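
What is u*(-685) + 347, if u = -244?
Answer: 167487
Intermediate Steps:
u*(-685) + 347 = -244*(-685) + 347 = 167140 + 347 = 167487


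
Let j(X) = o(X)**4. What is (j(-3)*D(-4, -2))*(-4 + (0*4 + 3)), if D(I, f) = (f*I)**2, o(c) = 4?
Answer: -16384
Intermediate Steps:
D(I, f) = I**2*f**2 (D(I, f) = (I*f)**2 = I**2*f**2)
j(X) = 256 (j(X) = 4**4 = 256)
(j(-3)*D(-4, -2))*(-4 + (0*4 + 3)) = (256*((-4)**2*(-2)**2))*(-4 + (0*4 + 3)) = (256*(16*4))*(-4 + (0 + 3)) = (256*64)*(-4 + 3) = 16384*(-1) = -16384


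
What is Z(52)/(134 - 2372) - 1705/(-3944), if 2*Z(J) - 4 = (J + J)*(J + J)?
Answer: -8760625/4413336 ≈ -1.9850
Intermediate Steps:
Z(J) = 2 + 2*J**2 (Z(J) = 2 + ((J + J)*(J + J))/2 = 2 + ((2*J)*(2*J))/2 = 2 + (4*J**2)/2 = 2 + 2*J**2)
Z(52)/(134 - 2372) - 1705/(-3944) = (2 + 2*52**2)/(134 - 2372) - 1705/(-3944) = (2 + 2*2704)/(-2238) - 1705*(-1/3944) = (2 + 5408)*(-1/2238) + 1705/3944 = 5410*(-1/2238) + 1705/3944 = -2705/1119 + 1705/3944 = -8760625/4413336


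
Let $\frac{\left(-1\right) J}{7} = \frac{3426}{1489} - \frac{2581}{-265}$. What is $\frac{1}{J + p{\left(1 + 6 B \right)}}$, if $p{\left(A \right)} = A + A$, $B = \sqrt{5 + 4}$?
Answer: $- \frac{394585}{18262763} \approx -0.021606$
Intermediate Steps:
$B = 3$ ($B = \sqrt{9} = 3$)
$J = - \frac{33256993}{394585}$ ($J = - 7 \left(\frac{3426}{1489} - \frac{2581}{-265}\right) = - 7 \left(3426 \cdot \frac{1}{1489} - - \frac{2581}{265}\right) = - 7 \left(\frac{3426}{1489} + \frac{2581}{265}\right) = \left(-7\right) \frac{4750999}{394585} = - \frac{33256993}{394585} \approx -84.283$)
$p{\left(A \right)} = 2 A$
$\frac{1}{J + p{\left(1 + 6 B \right)}} = \frac{1}{- \frac{33256993}{394585} + 2 \left(1 + 6 \cdot 3\right)} = \frac{1}{- \frac{33256993}{394585} + 2 \left(1 + 18\right)} = \frac{1}{- \frac{33256993}{394585} + 2 \cdot 19} = \frac{1}{- \frac{33256993}{394585} + 38} = \frac{1}{- \frac{18262763}{394585}} = - \frac{394585}{18262763}$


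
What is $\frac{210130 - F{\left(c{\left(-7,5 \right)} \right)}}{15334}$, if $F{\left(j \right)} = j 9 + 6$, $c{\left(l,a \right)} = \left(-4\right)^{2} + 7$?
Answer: $\frac{209917}{15334} \approx 13.69$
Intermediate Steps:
$c{\left(l,a \right)} = 23$ ($c{\left(l,a \right)} = 16 + 7 = 23$)
$F{\left(j \right)} = 6 + 9 j$ ($F{\left(j \right)} = 9 j + 6 = 6 + 9 j$)
$\frac{210130 - F{\left(c{\left(-7,5 \right)} \right)}}{15334} = \frac{210130 - \left(6 + 9 \cdot 23\right)}{15334} = \left(210130 - \left(6 + 207\right)\right) \frac{1}{15334} = \left(210130 - 213\right) \frac{1}{15334} = 209917 \cdot \frac{1}{15334} = \frac{209917}{15334}$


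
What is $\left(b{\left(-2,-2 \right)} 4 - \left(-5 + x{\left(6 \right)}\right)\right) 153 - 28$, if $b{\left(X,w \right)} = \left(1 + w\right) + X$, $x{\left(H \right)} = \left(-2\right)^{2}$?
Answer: $-1711$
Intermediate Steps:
$x{\left(H \right)} = 4$
$b{\left(X,w \right)} = 1 + X + w$
$\left(b{\left(-2,-2 \right)} 4 - \left(-5 + x{\left(6 \right)}\right)\right) 153 - 28 = \left(\left(1 - 2 - 2\right) 4 + \left(5 - 4\right)\right) 153 - 28 = \left(\left(-3\right) 4 + \left(5 - 4\right)\right) 153 - 28 = \left(-12 + 1\right) 153 - 28 = \left(-11\right) 153 - 28 = -1683 - 28 = -1711$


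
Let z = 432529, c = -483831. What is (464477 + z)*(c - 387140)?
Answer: -781266212826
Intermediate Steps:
(464477 + z)*(c - 387140) = (464477 + 432529)*(-483831 - 387140) = 897006*(-870971) = -781266212826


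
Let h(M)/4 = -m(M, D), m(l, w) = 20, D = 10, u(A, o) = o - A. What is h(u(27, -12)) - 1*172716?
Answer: -172796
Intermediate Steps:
h(M) = -80 (h(M) = 4*(-1*20) = 4*(-20) = -80)
h(u(27, -12)) - 1*172716 = -80 - 1*172716 = -80 - 172716 = -172796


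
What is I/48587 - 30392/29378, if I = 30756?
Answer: -26050288/64881313 ≈ -0.40151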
-----
* _Task requirements_:
Go through the data and show each line that holds "Answer".

* _Response for this exercise_:
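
Answer: 167487
Answer: -16384
Answer: -8760625/4413336 ≈ -1.9850
Answer: $- \frac{394585}{18262763} \approx -0.021606$
Answer: $\frac{209917}{15334} \approx 13.69$
Answer: $-1711$
Answer: -781266212826
Answer: -172796
Answer: -26050288/64881313 ≈ -0.40151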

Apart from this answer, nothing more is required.